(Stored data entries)
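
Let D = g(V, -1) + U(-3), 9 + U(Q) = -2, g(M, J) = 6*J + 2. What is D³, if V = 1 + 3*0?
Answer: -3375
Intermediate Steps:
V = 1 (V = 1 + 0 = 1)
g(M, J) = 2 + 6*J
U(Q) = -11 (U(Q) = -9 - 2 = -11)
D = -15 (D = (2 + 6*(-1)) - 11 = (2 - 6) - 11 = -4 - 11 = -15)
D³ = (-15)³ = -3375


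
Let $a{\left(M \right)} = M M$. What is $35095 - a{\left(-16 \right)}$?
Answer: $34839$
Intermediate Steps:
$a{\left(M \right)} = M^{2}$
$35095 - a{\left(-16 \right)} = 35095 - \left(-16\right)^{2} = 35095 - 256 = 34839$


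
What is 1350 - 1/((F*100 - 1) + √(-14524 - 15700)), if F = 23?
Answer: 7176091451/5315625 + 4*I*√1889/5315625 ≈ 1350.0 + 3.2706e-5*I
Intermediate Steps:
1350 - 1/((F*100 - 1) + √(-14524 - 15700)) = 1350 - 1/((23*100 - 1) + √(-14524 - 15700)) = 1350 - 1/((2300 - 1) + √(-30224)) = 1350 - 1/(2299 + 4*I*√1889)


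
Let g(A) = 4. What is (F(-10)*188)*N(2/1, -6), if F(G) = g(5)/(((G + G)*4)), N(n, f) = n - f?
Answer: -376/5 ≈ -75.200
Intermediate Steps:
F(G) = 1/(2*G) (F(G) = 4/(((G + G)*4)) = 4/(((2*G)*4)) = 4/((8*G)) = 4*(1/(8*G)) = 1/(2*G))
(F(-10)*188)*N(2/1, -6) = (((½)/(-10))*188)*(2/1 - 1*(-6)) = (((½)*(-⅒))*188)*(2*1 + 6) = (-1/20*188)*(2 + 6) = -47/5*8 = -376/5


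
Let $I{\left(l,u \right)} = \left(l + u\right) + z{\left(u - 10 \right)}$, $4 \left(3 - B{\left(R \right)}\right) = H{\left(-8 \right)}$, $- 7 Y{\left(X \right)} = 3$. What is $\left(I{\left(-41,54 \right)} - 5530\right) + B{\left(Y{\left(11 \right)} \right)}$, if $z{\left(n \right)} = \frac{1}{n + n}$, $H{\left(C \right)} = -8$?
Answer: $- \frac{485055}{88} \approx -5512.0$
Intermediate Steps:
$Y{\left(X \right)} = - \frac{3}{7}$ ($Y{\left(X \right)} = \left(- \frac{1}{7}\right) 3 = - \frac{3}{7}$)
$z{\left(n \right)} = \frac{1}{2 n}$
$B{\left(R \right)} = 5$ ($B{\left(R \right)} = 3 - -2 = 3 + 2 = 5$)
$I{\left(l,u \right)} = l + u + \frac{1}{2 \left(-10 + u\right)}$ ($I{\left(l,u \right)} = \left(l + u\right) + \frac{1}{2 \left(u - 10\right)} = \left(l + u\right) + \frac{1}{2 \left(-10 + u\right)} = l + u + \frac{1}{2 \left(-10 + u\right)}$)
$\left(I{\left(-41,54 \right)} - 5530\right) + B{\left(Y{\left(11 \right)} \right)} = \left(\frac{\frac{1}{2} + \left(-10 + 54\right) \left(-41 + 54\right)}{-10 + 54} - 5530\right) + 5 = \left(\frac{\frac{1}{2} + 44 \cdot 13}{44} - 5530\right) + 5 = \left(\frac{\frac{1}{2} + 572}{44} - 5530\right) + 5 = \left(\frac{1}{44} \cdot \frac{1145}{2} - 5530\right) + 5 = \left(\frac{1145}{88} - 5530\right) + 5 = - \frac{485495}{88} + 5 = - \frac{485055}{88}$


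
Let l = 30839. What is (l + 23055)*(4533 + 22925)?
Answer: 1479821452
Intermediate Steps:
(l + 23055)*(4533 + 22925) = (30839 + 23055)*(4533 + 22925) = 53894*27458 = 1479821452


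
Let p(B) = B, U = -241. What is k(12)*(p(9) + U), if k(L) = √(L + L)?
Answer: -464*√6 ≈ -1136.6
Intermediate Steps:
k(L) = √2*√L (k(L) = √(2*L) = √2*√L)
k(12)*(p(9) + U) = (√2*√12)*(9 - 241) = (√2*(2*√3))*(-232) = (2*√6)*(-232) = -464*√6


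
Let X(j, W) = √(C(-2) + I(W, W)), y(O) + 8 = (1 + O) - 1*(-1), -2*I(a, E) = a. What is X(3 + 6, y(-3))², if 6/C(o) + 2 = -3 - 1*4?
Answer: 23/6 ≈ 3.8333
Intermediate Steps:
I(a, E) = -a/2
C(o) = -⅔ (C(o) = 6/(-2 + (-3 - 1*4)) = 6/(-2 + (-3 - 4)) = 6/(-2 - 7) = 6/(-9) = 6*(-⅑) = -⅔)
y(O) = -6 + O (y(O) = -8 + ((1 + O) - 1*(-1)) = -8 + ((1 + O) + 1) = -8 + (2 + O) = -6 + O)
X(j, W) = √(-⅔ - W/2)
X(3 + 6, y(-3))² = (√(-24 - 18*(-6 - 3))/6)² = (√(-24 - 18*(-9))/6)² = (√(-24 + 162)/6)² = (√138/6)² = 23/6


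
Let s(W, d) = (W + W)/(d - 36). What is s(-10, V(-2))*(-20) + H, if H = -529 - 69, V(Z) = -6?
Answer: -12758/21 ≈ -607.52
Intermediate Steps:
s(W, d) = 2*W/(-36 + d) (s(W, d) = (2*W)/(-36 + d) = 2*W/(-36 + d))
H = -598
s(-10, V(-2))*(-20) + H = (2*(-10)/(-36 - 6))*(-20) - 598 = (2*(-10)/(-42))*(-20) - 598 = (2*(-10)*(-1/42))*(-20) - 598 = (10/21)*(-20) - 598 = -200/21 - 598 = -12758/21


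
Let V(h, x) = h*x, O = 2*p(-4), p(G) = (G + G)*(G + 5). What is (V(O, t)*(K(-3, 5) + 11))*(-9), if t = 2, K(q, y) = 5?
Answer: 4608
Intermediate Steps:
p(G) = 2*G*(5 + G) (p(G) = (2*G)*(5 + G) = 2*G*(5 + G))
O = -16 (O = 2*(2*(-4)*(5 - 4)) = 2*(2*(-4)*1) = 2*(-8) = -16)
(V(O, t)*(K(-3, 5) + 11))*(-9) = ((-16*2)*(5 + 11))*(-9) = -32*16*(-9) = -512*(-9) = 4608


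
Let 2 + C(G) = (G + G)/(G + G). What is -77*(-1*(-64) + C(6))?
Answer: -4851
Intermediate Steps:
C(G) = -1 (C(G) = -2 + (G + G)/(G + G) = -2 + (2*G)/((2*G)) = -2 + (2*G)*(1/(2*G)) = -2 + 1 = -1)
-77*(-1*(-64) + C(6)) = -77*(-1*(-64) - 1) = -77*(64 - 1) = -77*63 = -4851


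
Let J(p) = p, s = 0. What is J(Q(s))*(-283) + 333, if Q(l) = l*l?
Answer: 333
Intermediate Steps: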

What you will do:
Task for the records above: copy every line in which the word "Answer" occurs.

Solution for this exercise:
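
Answer: -3375
Answer: $34839$
Answer: 7176091451/5315625 + 4*I*√1889/5315625 ≈ 1350.0 + 3.2706e-5*I
Answer: -376/5 ≈ -75.200
Answer: $- \frac{485055}{88} \approx -5512.0$
Answer: 1479821452
Answer: -464*√6 ≈ -1136.6
Answer: 23/6 ≈ 3.8333
Answer: -12758/21 ≈ -607.52
Answer: 4608
Answer: -4851
Answer: 333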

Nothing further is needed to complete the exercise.